=== Section Start ===

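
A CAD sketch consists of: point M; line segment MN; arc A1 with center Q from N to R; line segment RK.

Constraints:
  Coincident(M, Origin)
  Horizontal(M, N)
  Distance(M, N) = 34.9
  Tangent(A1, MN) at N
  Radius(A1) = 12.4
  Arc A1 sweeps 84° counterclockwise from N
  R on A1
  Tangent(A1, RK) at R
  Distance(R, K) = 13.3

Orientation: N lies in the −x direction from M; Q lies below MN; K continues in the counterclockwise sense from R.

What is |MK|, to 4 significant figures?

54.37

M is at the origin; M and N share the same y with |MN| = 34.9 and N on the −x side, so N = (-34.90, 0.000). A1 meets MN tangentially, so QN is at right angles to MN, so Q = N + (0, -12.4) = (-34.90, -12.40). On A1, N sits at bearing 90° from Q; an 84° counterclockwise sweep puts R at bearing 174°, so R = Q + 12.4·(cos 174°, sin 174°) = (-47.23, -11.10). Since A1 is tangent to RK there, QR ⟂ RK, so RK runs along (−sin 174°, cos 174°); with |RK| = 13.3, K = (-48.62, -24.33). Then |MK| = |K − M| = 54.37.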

=== Section End ===

• [Work to complete] Produce an exact copy of each line from the one holding "Tangent(A1, RK) at R" through the last line of the records, both included, and nothing more.

• [The answer]
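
  Tangent(A1, RK) at R
  Distance(R, K) = 13.3

Orientation: N lies in the −x direction from M; Q lies below MN; K continues in the counterclockwise sense from R.

What is |MK|, to 4 significant figures?

54.37

M is at the origin; M and N share the same y with |MN| = 34.9 and N on the −x side, so N = (-34.90, 0.000). A1 meets MN tangentially, so QN is at right angles to MN, so Q = N + (0, -12.4) = (-34.90, -12.40). On A1, N sits at bearing 90° from Q; an 84° counterclockwise sweep puts R at bearing 174°, so R = Q + 12.4·(cos 174°, sin 174°) = (-47.23, -11.10). Since A1 is tangent to RK there, QR ⟂ RK, so RK runs along (−sin 174°, cos 174°); with |RK| = 13.3, K = (-48.62, -24.33). Then |MK| = |K − M| = 54.37.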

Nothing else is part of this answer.